Copy all the lines below without altering anything.
>>>
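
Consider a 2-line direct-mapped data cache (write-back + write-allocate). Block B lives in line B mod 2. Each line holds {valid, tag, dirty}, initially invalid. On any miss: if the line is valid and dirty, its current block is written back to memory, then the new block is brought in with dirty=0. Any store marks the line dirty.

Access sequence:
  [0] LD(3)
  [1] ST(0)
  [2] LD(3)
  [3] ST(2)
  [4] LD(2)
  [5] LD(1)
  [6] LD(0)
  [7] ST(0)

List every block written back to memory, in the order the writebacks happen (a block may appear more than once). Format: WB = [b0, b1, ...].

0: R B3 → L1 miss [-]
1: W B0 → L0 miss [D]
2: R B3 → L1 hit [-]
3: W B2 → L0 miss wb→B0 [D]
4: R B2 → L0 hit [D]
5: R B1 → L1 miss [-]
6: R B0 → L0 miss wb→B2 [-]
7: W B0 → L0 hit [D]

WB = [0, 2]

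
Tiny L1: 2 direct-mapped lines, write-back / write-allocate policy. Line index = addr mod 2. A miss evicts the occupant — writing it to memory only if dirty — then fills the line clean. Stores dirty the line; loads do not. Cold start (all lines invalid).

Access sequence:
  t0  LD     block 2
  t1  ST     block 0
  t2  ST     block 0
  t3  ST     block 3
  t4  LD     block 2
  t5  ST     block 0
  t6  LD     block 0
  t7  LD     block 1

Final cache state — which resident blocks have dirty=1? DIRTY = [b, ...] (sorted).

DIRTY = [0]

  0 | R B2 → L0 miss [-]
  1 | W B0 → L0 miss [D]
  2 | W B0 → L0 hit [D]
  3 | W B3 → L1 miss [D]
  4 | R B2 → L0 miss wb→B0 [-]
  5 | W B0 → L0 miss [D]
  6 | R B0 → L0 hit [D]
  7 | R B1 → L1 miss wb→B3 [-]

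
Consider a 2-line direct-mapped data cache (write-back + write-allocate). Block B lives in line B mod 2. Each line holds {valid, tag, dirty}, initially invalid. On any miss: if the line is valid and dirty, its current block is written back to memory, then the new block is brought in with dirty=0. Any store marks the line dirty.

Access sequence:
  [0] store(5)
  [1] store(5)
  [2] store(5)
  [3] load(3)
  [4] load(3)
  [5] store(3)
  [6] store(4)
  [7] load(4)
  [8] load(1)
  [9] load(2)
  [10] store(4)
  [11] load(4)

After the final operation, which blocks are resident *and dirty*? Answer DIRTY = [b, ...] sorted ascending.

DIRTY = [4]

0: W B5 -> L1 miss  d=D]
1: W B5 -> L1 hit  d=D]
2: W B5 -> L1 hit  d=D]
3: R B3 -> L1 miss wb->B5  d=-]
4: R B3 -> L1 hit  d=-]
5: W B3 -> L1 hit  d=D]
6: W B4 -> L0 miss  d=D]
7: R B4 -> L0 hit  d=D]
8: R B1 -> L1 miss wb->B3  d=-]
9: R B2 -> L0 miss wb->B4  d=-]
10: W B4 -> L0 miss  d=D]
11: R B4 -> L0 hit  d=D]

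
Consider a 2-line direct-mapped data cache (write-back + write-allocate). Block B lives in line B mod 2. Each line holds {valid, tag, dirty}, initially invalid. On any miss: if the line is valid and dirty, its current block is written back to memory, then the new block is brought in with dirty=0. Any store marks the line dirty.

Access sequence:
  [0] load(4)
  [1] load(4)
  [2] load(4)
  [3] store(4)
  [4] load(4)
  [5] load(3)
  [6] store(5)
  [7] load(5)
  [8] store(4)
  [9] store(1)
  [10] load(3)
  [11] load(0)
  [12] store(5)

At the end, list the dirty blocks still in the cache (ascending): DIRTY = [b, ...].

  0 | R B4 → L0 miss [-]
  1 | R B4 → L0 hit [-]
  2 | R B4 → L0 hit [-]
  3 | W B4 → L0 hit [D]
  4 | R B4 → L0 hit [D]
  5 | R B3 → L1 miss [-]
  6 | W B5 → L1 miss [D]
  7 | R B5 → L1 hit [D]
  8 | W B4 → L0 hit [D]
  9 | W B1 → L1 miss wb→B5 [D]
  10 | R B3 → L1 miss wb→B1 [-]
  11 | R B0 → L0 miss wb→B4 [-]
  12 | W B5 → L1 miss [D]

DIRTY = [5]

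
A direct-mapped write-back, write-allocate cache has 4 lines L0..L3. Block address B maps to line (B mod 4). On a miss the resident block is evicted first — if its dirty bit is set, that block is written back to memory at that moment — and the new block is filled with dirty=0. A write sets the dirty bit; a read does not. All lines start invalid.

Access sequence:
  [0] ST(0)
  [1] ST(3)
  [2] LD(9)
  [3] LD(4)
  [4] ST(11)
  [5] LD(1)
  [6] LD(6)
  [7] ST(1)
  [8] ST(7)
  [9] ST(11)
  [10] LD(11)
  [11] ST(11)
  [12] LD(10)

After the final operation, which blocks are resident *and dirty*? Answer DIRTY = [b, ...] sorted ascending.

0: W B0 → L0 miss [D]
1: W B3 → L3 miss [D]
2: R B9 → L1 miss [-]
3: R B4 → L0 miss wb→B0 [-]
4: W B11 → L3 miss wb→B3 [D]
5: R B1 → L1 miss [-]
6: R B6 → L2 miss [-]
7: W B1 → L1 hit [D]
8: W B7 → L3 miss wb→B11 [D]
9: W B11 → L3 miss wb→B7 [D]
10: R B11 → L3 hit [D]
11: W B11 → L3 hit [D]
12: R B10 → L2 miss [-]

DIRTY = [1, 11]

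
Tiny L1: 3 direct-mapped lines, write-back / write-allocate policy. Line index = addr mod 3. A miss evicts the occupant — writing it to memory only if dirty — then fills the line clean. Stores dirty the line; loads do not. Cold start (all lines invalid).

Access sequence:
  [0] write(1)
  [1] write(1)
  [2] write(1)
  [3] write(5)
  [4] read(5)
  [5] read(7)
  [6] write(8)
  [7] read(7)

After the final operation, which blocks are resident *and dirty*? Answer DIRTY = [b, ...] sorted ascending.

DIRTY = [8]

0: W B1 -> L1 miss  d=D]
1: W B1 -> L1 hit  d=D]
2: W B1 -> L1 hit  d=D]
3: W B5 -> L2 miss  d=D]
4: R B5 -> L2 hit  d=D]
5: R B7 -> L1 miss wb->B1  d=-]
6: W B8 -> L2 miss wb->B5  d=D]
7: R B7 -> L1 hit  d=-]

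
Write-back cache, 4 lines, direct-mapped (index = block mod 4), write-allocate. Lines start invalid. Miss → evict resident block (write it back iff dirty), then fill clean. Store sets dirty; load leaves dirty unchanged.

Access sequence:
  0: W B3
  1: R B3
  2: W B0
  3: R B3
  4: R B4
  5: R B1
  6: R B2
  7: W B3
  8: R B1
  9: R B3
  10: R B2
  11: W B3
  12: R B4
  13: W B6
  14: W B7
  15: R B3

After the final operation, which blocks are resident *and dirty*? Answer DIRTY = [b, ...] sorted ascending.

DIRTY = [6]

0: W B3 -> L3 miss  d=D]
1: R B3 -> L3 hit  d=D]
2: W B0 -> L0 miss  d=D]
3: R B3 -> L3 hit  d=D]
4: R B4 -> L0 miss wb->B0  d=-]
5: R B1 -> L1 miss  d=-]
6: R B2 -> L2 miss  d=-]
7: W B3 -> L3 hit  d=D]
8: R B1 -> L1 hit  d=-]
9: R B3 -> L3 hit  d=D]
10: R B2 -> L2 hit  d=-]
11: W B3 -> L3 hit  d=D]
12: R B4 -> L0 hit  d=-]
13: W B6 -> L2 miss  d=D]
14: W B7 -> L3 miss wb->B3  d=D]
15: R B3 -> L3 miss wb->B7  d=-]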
<<<
**Response**.
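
Consider a 2-line direct-mapped data cache (write-back + write-allocate). Block B lives in line B mod 2. Each line holds {valid, tag, dirty}, initially invalid. On any miss: if the line is valid and dirty, its current block is written back to memory, then the new block is brought in with dirty=0. Any store marks the line dirty.

Access sequence:
  [0] LD(3)
  [1] ST(0)
  [2] LD(3)
  [3] ST(2)
  [4] LD(2)
  [5] LD(1)
  [6] LD(0)
  [7] ST(0)

List every block written back to memory, in the order the writebacks happen (a block may appear more than once). Format: WB = [b0, b1, ...].

0: R B3 → L1 miss [-]
1: W B0 → L0 miss [D]
2: R B3 → L1 hit [-]
3: W B2 → L0 miss wb→B0 [D]
4: R B2 → L0 hit [D]
5: R B1 → L1 miss [-]
6: R B0 → L0 miss wb→B2 [-]
7: W B0 → L0 hit [D]

WB = [0, 2]

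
Tiny L1: 2 direct-mapped lines, write-back / write-allocate policy. Line index = addr mod 2. A miss evicts the occupant — writing it to memory only if dirty — then fills the line clean. Stores dirty the line; loads do not. Cold start (all lines invalid).

Access sequence:
  t0  LD     block 2
  t1  ST     block 0
  t2  ST     block 0
  t3  ST     block 3
  t4  LD     block 2
  t5  ST     block 0
  t6  LD     block 0
  t7  LD     block 1

Final cache state — which resident blocks have dirty=1? DIRTY = [b, ...] (sorted).

DIRTY = [0]

  0 | R B2 → L0 miss [-]
  1 | W B0 → L0 miss [D]
  2 | W B0 → L0 hit [D]
  3 | W B3 → L1 miss [D]
  4 | R B2 → L0 miss wb→B0 [-]
  5 | W B0 → L0 miss [D]
  6 | R B0 → L0 hit [D]
  7 | R B1 → L1 miss wb→B3 [-]

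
Consider a 2-line direct-mapped data cache (write-back + write-allocate). Block B lives in line B mod 2. Each line holds {valid, tag, dirty}, initially invalid. On any miss: if the line is valid and dirty, its current block is written back to memory, then the new block is brought in with dirty=0. Any store marks the line dirty.

Access sequence:
  [0] store(5)
  [1] store(5)
  [2] store(5)
  [3] load(3)
  [4] load(3)
  [5] store(3)
  [6] store(4)
  [7] load(4)
  [8] load(1)
  [9] load(2)
  [10] store(4)
  [11] load(4)

After the final operation, which blocks are resident *and dirty*? Answer DIRTY = [b, ...] sorted ascending.

DIRTY = [4]

0: W B5 -> L1 miss  d=D]
1: W B5 -> L1 hit  d=D]
2: W B5 -> L1 hit  d=D]
3: R B3 -> L1 miss wb->B5  d=-]
4: R B3 -> L1 hit  d=-]
5: W B3 -> L1 hit  d=D]
6: W B4 -> L0 miss  d=D]
7: R B4 -> L0 hit  d=D]
8: R B1 -> L1 miss wb->B3  d=-]
9: R B2 -> L0 miss wb->B4  d=-]
10: W B4 -> L0 miss  d=D]
11: R B4 -> L0 hit  d=D]

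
Consider a 2-line direct-mapped data cache (write-back + write-allocate). Block B lives in line B mod 2. Each line holds {valid, tag, dirty}, initially invalid. On any miss: if the line is valid and dirty, its current block is written back to memory, then the new block is brought in with dirty=0. Any store marks the line dirty.

Access sequence:
  [0] load(4)
  [1] load(4)
  [2] load(4)
  [3] store(4)
  [4] load(4)
  [5] load(3)
  [6] store(5)
  [7] load(5)
  [8] store(4)
  [9] store(1)
  [10] load(3)
  [11] load(0)
  [12] store(5)

At the end, list the dirty blocks still in the cache (ascending): DIRTY = [b, ...].

  0 | R B4 → L0 miss [-]
  1 | R B4 → L0 hit [-]
  2 | R B4 → L0 hit [-]
  3 | W B4 → L0 hit [D]
  4 | R B4 → L0 hit [D]
  5 | R B3 → L1 miss [-]
  6 | W B5 → L1 miss [D]
  7 | R B5 → L1 hit [D]
  8 | W B4 → L0 hit [D]
  9 | W B1 → L1 miss wb→B5 [D]
  10 | R B3 → L1 miss wb→B1 [-]
  11 | R B0 → L0 miss wb→B4 [-]
  12 | W B5 → L1 miss [D]

DIRTY = [5]

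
A direct-mapped write-back, write-allocate cache has 4 lines L0..L3. Block address B maps to line (B mod 4). On a miss the resident block is evicted first — if its dirty bit is set, that block is written back to memory at that moment — and the new block is filled with dirty=0. A write sets the dirty bit; a read does not. All lines start invalid.

Access sequence:
  [0] ST(0)
  [1] ST(3)
  [2] LD(9)
  [3] LD(4)
  [4] ST(11)
  [5] LD(1)
  [6] LD(6)
  [7] ST(1)
  [8] ST(7)
  [9] ST(11)
  [10] LD(11)
  [11] ST(11)
  [12] LD(10)

After the final operation, which blocks are resident *and dirty*? Answer DIRTY = [b, ...] sorted ascending.

0: W B0 → L0 miss [D]
1: W B3 → L3 miss [D]
2: R B9 → L1 miss [-]
3: R B4 → L0 miss wb→B0 [-]
4: W B11 → L3 miss wb→B3 [D]
5: R B1 → L1 miss [-]
6: R B6 → L2 miss [-]
7: W B1 → L1 hit [D]
8: W B7 → L3 miss wb→B11 [D]
9: W B11 → L3 miss wb→B7 [D]
10: R B11 → L3 hit [D]
11: W B11 → L3 hit [D]
12: R B10 → L2 miss [-]

DIRTY = [1, 11]

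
Tiny L1: 3 direct-mapped lines, write-back / write-allocate policy. Line index = addr mod 3. A miss evicts the occupant — writing it to memory only if dirty — then fills the line clean. Stores dirty the line; loads do not. Cold start (all lines invalid).

Access sequence:
  [0] write(1)
  [1] write(1)
  [2] write(1)
  [3] write(5)
  [4] read(5)
  [5] read(7)
  [6] write(8)
  [7] read(7)

After the final operation, which blocks are resident *and dirty*? Answer DIRTY = [b, ...] sorted ascending.

DIRTY = [8]

0: W B1 -> L1 miss  d=D]
1: W B1 -> L1 hit  d=D]
2: W B1 -> L1 hit  d=D]
3: W B5 -> L2 miss  d=D]
4: R B5 -> L2 hit  d=D]
5: R B7 -> L1 miss wb->B1  d=-]
6: W B8 -> L2 miss wb->B5  d=D]
7: R B7 -> L1 hit  d=-]

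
Write-back cache, 4 lines, direct-mapped (index = block mod 4), write-allocate. Lines start invalid. Miss → evict resident block (write it back iff dirty), then fill clean. Store sets dirty; load leaves dirty unchanged.

Access sequence:
  0: W B3
  1: R B3
  2: W B0
  3: R B3
  4: R B4
  5: R B1
  6: R B2
  7: W B3
  8: R B1
  9: R B3
  10: R B2
  11: W B3
  12: R B4
  13: W B6
  14: W B7
  15: R B3

After the final operation, which blocks are resident *and dirty*? Answer DIRTY = [b, ...] sorted ascending.

DIRTY = [6]

0: W B3 -> L3 miss  d=D]
1: R B3 -> L3 hit  d=D]
2: W B0 -> L0 miss  d=D]
3: R B3 -> L3 hit  d=D]
4: R B4 -> L0 miss wb->B0  d=-]
5: R B1 -> L1 miss  d=-]
6: R B2 -> L2 miss  d=-]
7: W B3 -> L3 hit  d=D]
8: R B1 -> L1 hit  d=-]
9: R B3 -> L3 hit  d=D]
10: R B2 -> L2 hit  d=-]
11: W B3 -> L3 hit  d=D]
12: R B4 -> L0 hit  d=-]
13: W B6 -> L2 miss  d=D]
14: W B7 -> L3 miss wb->B3  d=D]
15: R B3 -> L3 miss wb->B7  d=-]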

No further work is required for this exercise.